(SUPPLIED MATERIAL Opens)

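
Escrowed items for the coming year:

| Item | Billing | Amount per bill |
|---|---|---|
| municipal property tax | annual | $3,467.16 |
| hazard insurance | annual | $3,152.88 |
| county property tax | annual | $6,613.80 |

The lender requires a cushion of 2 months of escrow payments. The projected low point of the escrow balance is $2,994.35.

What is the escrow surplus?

Municipal property tax — $3,467.16/yr
Hazard insurance — $3,152.88/yr
County property tax — $6,613.80/yr
Total per year = $3,467.16 + $3,152.88 + $6,613.80 = $13,233.84
Monthly = $13,233.84 ÷ 12 = $1,102.82
Required cushion = 2 × $1,102.82 = $2,205.64
Surplus = $2,994.35 − $2,205.64 = $788.71

$788.71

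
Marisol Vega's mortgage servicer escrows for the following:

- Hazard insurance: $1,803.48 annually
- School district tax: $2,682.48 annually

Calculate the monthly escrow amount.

Hazard insurance: $1,803.48 per year
School district tax: $2,682.48 per year
Yearly total = $1,803.48 + $2,682.48 = $4,485.96
Monthly escrow = $4,485.96 / 12 = $373.83

$373.83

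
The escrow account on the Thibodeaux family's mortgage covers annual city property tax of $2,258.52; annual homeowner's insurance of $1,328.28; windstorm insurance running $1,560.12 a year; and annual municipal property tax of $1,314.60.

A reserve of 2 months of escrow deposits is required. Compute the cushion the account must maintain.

$1,076.92

City property tax = $2,258.52
Homeowner's insurance = $1,328.28
Windstorm insurance = $1,560.12
Municipal property tax = $1,314.60
Total per year = $2,258.52 + $1,328.28 + $1,560.12 + $1,314.60 = $6,461.52
Monthly = $6,461.52 / 12 = $538.46
Reserve = 2 × $538.46 = $1,076.92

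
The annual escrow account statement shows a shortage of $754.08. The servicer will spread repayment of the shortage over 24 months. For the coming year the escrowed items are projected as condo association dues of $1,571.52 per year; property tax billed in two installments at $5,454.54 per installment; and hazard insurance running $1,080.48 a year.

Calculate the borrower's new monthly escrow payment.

Condo association dues — $1,571.52
Property tax — $5,454.54 × 2 = $10,909.08
Hazard insurance — $1,080.48
Annual escrow total = $13,561.08
Monthly = $13,561.08 ÷ 12 = $1,130.09
Monthly shortage recovery: $754.08 / 24 = $31.42
Adjusted monthly = $1,130.09 + $31.42 = $1,161.51

$1,161.51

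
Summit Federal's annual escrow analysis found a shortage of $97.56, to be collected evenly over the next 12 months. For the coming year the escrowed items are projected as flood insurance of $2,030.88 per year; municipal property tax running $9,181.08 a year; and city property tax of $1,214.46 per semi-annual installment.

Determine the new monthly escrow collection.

Flood insurance — $2,030.88 annually
Municipal property tax — $9,181.08 annually
City property tax — $1,214.46 × 2 = $2,428.92 annually
Combined annual = $2,030.88 + $9,181.08 + $2,428.92 = $13,640.88
Per month = $13,640.88 ÷ 12 = $1,136.74
Shortage spread = $97.56 ÷ 12 = $8.13/mo
New monthly escrow = $1,136.74 + $8.13 = $1,144.87

$1,144.87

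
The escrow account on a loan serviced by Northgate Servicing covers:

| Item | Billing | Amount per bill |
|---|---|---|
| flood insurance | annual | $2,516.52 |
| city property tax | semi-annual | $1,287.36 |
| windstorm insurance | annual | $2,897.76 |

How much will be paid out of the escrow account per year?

$7,989.00

Flood insurance = $2,516.52 per year
City property tax = $1,287.36 × 2 = $2,574.72 per year
Windstorm insurance = $2,897.76 per year
Total annual escrow = $2,516.52 + $2,574.72 + $2,897.76 = $7,989.00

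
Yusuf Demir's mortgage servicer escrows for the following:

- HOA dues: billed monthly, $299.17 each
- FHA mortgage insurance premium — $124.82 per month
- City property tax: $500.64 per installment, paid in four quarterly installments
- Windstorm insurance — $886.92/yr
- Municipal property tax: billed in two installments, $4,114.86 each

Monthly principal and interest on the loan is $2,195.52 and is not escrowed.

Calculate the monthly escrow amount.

HOA dues: $299.17 × 12 = $3,590.04 annually
FHA mortgage insurance premium: $124.82 × 12 = $1,497.84 annually
City property tax: $500.64 × 4 = $2,002.56 annually
Windstorm insurance: $886.92 annually
Municipal property tax: $4,114.86 × 2 = $8,229.72 annually
Total per year = $3,590.04 + $1,497.84 + $2,002.56 + $886.92 + $8,229.72 = $16,207.08
Monthly escrow = $16,207.08 / 12 = $1,350.59

$1,350.59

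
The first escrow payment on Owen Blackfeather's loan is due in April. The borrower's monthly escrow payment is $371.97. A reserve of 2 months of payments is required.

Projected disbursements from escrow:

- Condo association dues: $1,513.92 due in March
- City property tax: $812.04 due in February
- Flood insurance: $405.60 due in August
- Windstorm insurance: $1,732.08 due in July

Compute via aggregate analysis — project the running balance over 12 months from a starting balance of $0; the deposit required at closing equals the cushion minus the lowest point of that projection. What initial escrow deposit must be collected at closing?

Cushion = 2 × $371.97 = $743.94
Trial balance (start $0, +$371.97 each month, − disbursements):
  Apr: +$371.97 → $371.97
  May: +$371.97 → $743.94
  Jun: +$371.97 → $1,115.91
  Jul: +$371.97 − $1,732.08 → -$244.20
  Aug: +$371.97 − $405.60 → -$277.83
  Sep: +$371.97 → $94.14
  Oct: +$371.97 → $466.11
  Nov: +$371.97 → $838.08
  Dec: +$371.97 → $1,210.05
  Jan: +$371.97 → $1,582.02
  Feb: +$371.97 − $812.04 → $1,141.95
  Mar: +$371.97 − $1,513.92 → $0.00
Lowest trial balance = -$277.83 (Aug)
Initial deposit = cushion − low point = $743.94 − (-$277.83) = $1,021.77

$1,021.77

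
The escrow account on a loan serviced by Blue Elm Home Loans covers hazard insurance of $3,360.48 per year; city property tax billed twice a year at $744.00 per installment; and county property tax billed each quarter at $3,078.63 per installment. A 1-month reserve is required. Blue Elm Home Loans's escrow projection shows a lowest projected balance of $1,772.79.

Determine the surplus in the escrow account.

Hazard insurance: $3,360.48/yr
City property tax: $744.00 × 2 = $1,488.00/yr
County property tax: $3,078.63 × 4 = $12,314.52/yr
Total per year = $3,360.48 + $1,488.00 + $12,314.52 = $17,163.00
Per month = $17,163.00 / 12 = $1,430.25
Required reserve = 1 × $1,430.25 = $1,430.25
Excess over cushion: $1,772.79 − $1,430.25 = $342.54

$342.54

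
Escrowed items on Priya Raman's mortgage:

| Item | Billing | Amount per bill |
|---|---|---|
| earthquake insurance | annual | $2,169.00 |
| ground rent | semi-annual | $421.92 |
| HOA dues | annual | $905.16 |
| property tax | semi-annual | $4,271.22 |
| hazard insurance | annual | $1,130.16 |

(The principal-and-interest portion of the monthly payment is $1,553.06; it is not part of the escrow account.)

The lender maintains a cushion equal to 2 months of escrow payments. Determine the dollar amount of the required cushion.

$2,265.10

Earthquake insurance — $2,169.00 per year
Ground rent — $421.92 × 2 = $843.84 per year
HOA dues — $905.16 per year
Property tax — $4,271.22 × 2 = $8,542.44 per year
Hazard insurance — $1,130.16 per year
Combined annual = $2,169.00 + $843.84 + $905.16 + $8,542.44 + $1,130.16 = $13,590.60
Per month = $13,590.60 ÷ 12 = $1,132.55
Cushion = 2 × $1,132.55 = $2,265.10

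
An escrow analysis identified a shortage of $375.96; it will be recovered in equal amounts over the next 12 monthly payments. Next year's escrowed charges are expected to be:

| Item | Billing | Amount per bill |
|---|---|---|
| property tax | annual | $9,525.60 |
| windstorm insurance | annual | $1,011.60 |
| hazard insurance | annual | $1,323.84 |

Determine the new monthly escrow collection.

Property tax: $9,525.60
Windstorm insurance: $1,011.60
Hazard insurance: $1,323.84
Total per year = $11,861.04
Base monthly escrow = $11,861.04 ÷ 12 = $988.42
Shortage per month = $375.96 / 12 = $31.33
Adjusted monthly = $988.42 + $31.33 = $1,019.75

$1,019.75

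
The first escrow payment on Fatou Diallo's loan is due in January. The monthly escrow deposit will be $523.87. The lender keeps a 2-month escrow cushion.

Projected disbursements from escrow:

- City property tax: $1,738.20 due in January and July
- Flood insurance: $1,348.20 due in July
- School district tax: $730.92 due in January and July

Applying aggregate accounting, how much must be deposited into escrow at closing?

Cushion = 2 × $523.87 = $1,047.74
Trial balance (start $0, +$523.87 each month, − disbursements):
  Jan: +$523.87 − $2,469.12 → -$1,945.25
  Feb: +$523.87 → -$1,421.38
  Mar: +$523.87 → -$897.51
  Apr: +$523.87 → -$373.64
  May: +$523.87 → $150.23
  Jun: +$523.87 → $674.10
  Jul: +$523.87 − $3,817.32 → -$2,619.35
  Aug: +$523.87 → -$2,095.48
  Sep: +$523.87 → -$1,571.61
  Oct: +$523.87 → -$1,047.74
  Nov: +$523.87 → -$523.87
  Dec: +$523.87 → $0.00
Lowest trial balance = -$2,619.35 (Jul)
Initial deposit = cushion − low point = $1,047.74 − (-$2,619.35) = $3,667.09

$3,667.09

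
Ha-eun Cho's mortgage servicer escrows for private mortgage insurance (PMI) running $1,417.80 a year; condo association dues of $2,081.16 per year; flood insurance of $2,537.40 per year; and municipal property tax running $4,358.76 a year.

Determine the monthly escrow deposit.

Private mortgage insurance (PMI) — $1,417.80
Condo association dues — $2,081.16
Flood insurance — $2,537.40
Municipal property tax — $4,358.76
Total per year = $10,395.12
Base monthly escrow = $10,395.12 / 12 = $866.26

$866.26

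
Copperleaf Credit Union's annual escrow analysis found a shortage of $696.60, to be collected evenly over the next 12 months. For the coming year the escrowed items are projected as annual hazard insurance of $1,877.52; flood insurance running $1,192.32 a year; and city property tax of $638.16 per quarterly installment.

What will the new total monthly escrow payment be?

$526.59

Hazard insurance — $1,877.52/yr
Flood insurance — $1,192.32/yr
City property tax — $638.16 × 4 = $2,552.64/yr
Yearly total = $1,877.52 + $1,192.32 + $2,552.64 = $5,622.48
Monthly = $5,622.48 ÷ 12 = $468.54
Shortage spread = $696.60 ÷ 12 = $58.05/mo
New monthly escrow = $468.54 + $58.05 = $526.59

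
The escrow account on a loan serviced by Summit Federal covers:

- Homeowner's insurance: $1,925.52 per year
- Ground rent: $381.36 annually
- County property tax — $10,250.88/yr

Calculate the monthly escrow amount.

Homeowner's insurance = $1,925.52/yr
Ground rent = $381.36/yr
County property tax = $10,250.88/yr
Yearly total = $12,557.76
Per month = $12,557.76 / 12 = $1,046.48

$1,046.48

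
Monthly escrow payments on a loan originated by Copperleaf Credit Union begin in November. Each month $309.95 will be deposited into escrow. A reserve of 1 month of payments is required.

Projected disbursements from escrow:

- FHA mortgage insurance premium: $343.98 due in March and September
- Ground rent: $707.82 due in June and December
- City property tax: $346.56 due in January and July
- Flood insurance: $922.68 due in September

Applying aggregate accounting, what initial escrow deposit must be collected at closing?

Cushion = 1 × $309.95 = $309.95
Trial balance (start $0, +$309.95 each month, − disbursements):
  Nov: +$309.95 → $309.95
  Dec: +$309.95 − $707.82 → -$87.92
  Jan: +$309.95 − $346.56 → -$124.53
  Feb: +$309.95 → $185.42
  Mar: +$309.95 − $343.98 → $151.39
  Apr: +$309.95 → $461.34
  May: +$309.95 → $771.29
  Jun: +$309.95 − $707.82 → $373.42
  Jul: +$309.95 − $346.56 → $336.81
  Aug: +$309.95 → $646.76
  Sep: +$309.95 − $1,266.66 → -$309.95
  Oct: +$309.95 → $0.00
Lowest trial balance = -$309.95 (Sep)
Initial deposit = cushion − low point = $309.95 − (-$309.95) = $619.90

$619.90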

(SUPPLIED MATERIAL Closes)

- WORK REQUIRED
Within the material, how many lines hold "covers"? Say only the number.

- TASK RESPONSE
4